Segment Start: Given records

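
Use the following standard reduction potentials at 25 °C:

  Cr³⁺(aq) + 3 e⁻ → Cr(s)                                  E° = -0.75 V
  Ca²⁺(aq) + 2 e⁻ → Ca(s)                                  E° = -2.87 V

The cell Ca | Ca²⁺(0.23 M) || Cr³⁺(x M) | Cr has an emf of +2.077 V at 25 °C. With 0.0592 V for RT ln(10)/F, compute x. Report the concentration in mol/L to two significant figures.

Cr³⁺/Cr is the cathode, Ca²⁺/Ca the anode: E°cell = +2.12 V, n = 6.
Overall reaction: 2 Cr³⁺(aq) + 3 Ca(s) → 2 Cr(s) + 3 Ca²⁺(aq); Q = [Ca²⁺]^3/[Cr³⁺]^2.
From E = E° − (0.0592/n) log Q: log Q = (E° − E)·n/0.0592 = (+2.12 − (+2.077))·6/0.0592 = 4.3581.
So 2·log[Cr³⁺] = 3·log(0.23) − log Q = -1.9148 − (4.3581) = -6.2729; log[Cr³⁺] = -6.2729 / 2 = -3.1364; [Cr³⁺] = 10^(-3.1364) ≈ 0.00073 M.

0.00073 M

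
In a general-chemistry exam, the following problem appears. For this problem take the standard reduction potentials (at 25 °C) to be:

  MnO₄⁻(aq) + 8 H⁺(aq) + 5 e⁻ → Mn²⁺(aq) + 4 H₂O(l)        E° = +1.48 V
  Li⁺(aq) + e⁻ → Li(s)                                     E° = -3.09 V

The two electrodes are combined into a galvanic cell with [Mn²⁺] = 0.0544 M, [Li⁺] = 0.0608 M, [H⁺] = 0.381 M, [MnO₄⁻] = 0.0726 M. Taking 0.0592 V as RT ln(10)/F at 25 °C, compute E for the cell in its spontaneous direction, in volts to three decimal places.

MnO₄⁻/Mn²⁺ is the cathode (higher E°), Li⁺/Li the anode: E°cell = +1.48 − (-3.09) = +4.57 V, n = 5.
Overall: MnO₄⁻(aq) + 8 H⁺(aq) + 5 Li(s) → Mn²⁺(aq) + 4 H₂O(l) + 5 Li⁺(aq)
Q = [Mn²⁺]·[Li⁺]^5 / ([MnO₄⁻]·[H⁺]^8); log Q = -2.853.
E = E° − (0.0592/n) log Q = +4.57 − (0.0592/5)(-2.853) = +4.604 V.

+4.604 V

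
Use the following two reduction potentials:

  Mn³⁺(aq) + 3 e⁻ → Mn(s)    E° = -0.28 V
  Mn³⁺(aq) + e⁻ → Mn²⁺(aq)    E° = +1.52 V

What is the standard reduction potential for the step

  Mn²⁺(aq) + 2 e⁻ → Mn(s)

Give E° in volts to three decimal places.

Sequential free energies add, so n₃E°₃ = n₁E°₁ + n₂E°₂.
With n₃ = 3, and the known step contributing 1×(+1.52) V, the unknown satisfies 2·E° = 3×(-0.28) − 1×(+1.52) = -2.360.
E° = -2.360 / 2 = -1.180 V.

-1.180 V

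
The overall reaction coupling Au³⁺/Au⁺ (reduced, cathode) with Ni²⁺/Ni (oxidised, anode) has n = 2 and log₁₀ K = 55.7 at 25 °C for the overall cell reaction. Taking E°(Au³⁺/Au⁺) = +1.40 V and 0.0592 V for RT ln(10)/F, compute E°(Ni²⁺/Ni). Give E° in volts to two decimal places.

E°cell = (0.0592/n)·log K = (0.0592/2)(55.7) = +1.649 V.
Since Au³⁺/Au⁺ is the cathode and Ni²⁺/Ni the anode, E°cell = E°(Au³⁺/Au⁺) − E°(Ni²⁺/Ni).
So E°(Ni²⁺/Ni) = E°(Au³⁺/Au⁺) − E°cell = (+1.40) − (+1.649) = -0.25 V.

-0.25 V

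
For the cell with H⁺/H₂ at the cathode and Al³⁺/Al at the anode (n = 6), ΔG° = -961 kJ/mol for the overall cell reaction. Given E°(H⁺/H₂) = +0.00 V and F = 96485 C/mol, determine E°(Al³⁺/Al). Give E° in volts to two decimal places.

E°cell = −ΔG°/(nF) = −(-961×10³)/((6)(96485)) = +1.660 V.
Since H⁺/H₂ is the cathode and Al³⁺/Al the anode, E°cell = E°(H⁺/H₂) − E°(Al³⁺/Al).
So E°(Al³⁺/Al) = E°(H⁺/H₂) − E°cell = (+0.00) − (+1.660) = -1.66 V.

-1.66 V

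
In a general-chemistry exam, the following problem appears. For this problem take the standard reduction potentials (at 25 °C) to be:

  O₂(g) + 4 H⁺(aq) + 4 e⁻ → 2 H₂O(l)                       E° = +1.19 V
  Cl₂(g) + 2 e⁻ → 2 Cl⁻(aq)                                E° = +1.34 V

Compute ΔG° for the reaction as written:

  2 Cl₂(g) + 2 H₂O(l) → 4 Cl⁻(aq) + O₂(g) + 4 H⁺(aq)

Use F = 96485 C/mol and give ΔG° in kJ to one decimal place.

As written, Cl₂/Cl⁻ is reduced (cathode) and O₂/H₂O is oxidised (anode), so E°cell = (+1.34) − (+1.19) = +0.15 V.
Balancing electrons gives n = 4.
ΔG° = −nFE° = −(4)(96485)(+0.15) = -57,891 J = -57.9 kJ.

-57.9 kJ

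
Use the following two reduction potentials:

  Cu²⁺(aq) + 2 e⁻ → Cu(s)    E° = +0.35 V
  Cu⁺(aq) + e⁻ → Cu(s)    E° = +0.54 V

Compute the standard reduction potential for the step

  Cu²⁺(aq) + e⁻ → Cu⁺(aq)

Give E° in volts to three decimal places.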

Segment End: Given records

Retype exactly the span of lines from the one with "Mn³⁺(aq) + e⁻" through the one with "2 Cl₂(g) + 2"; include both ends and omit the rest of the material.

→ Answer to the exercise:
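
  Mn³⁺(aq) + e⁻ → Mn²⁺(aq)    E° = +1.52 V

What is the standard reduction potential for the step

  Mn²⁺(aq) + 2 e⁻ → Mn(s)

Give E° in volts to three decimal places.

Sequential free energies add, so n₃E°₃ = n₁E°₁ + n₂E°₂.
With n₃ = 3, and the known step contributing 1×(+1.52) V, the unknown satisfies 2·E° = 3×(-0.28) − 1×(+1.52) = -2.360.
E° = -2.360 / 2 = -1.180 V.

-1.180 V

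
The overall reaction coupling Au³⁺/Au⁺ (reduced, cathode) with Ni²⁺/Ni (oxidised, anode) has n = 2 and log₁₀ K = 55.7 at 25 °C for the overall cell reaction. Taking E°(Au³⁺/Au⁺) = +1.40 V and 0.0592 V for RT ln(10)/F, compute E°(Ni²⁺/Ni). Give E° in volts to two decimal places.

E°cell = (0.0592/n)·log K = (0.0592/2)(55.7) = +1.649 V.
Since Au³⁺/Au⁺ is the cathode and Ni²⁺/Ni the anode, E°cell = E°(Au³⁺/Au⁺) − E°(Ni²⁺/Ni).
So E°(Ni²⁺/Ni) = E°(Au³⁺/Au⁺) − E°cell = (+1.40) − (+1.649) = -0.25 V.

-0.25 V

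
For the cell with H⁺/H₂ at the cathode and Al³⁺/Al at the anode (n = 6), ΔG° = -961 kJ/mol for the overall cell reaction. Given E°(H⁺/H₂) = +0.00 V and F = 96485 C/mol, determine E°(Al³⁺/Al). Give E° in volts to two decimal places.

E°cell = −ΔG°/(nF) = −(-961×10³)/((6)(96485)) = +1.660 V.
Since H⁺/H₂ is the cathode and Al³⁺/Al the anode, E°cell = E°(H⁺/H₂) − E°(Al³⁺/Al).
So E°(Al³⁺/Al) = E°(H⁺/H₂) − E°cell = (+0.00) − (+1.660) = -1.66 V.

-1.66 V

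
In a general-chemistry exam, the following problem appears. For this problem take the standard reduction potentials (at 25 °C) to be:

  O₂(g) + 4 H⁺(aq) + 4 e⁻ → 2 H₂O(l)                       E° = +1.19 V
  Cl₂(g) + 2 e⁻ → 2 Cl⁻(aq)                                E° = +1.34 V

Compute ΔG° for the reaction as written:

  2 Cl₂(g) + 2 H₂O(l) → 4 Cl⁻(aq) + O₂(g) + 4 H⁺(aq)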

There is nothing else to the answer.